= Provided data =
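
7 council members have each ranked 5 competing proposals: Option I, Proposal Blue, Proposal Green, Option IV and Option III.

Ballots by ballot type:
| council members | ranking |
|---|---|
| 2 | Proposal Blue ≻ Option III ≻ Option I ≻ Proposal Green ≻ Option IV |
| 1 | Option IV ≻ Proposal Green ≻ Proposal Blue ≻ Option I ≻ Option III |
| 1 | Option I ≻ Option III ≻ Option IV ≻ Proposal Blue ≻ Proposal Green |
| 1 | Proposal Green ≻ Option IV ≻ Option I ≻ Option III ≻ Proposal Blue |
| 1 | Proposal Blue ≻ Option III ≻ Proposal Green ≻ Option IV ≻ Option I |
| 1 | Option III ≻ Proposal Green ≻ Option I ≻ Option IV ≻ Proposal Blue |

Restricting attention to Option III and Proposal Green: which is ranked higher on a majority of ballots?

Option III

Ballots ranking Option III above Proposal Green: 2 + 1 + 1 + 1 = 5.
Ballots ranking Proposal Green above Option III: 7 − 5 = 2.
Option III wins the head-to-head 5–2.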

= Problem statement =
Would you restate each line of the material above word for word?

= Finished exercise =
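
7 council members have each ranked 5 competing proposals: Option I, Proposal Blue, Proposal Green, Option IV and Option III.

Ballots by ballot type:
| council members | ranking |
|---|---|
| 2 | Proposal Blue ≻ Option III ≻ Option I ≻ Proposal Green ≻ Option IV |
| 1 | Option IV ≻ Proposal Green ≻ Proposal Blue ≻ Option I ≻ Option III |
| 1 | Option I ≻ Option III ≻ Option IV ≻ Proposal Blue ≻ Proposal Green |
| 1 | Proposal Green ≻ Option IV ≻ Option I ≻ Option III ≻ Proposal Blue |
| 1 | Proposal Blue ≻ Option III ≻ Proposal Green ≻ Option IV ≻ Option I |
| 1 | Option III ≻ Proposal Green ≻ Option I ≻ Option IV ≻ Proposal Blue |

Restricting attention to Option III and Proposal Green: which is ranked higher on a majority of ballots?

Option III

Ballots ranking Option III above Proposal Green: 2 + 1 + 1 + 1 = 5.
Ballots ranking Proposal Green above Option III: 7 − 5 = 2.
Option III wins the head-to-head 5–2.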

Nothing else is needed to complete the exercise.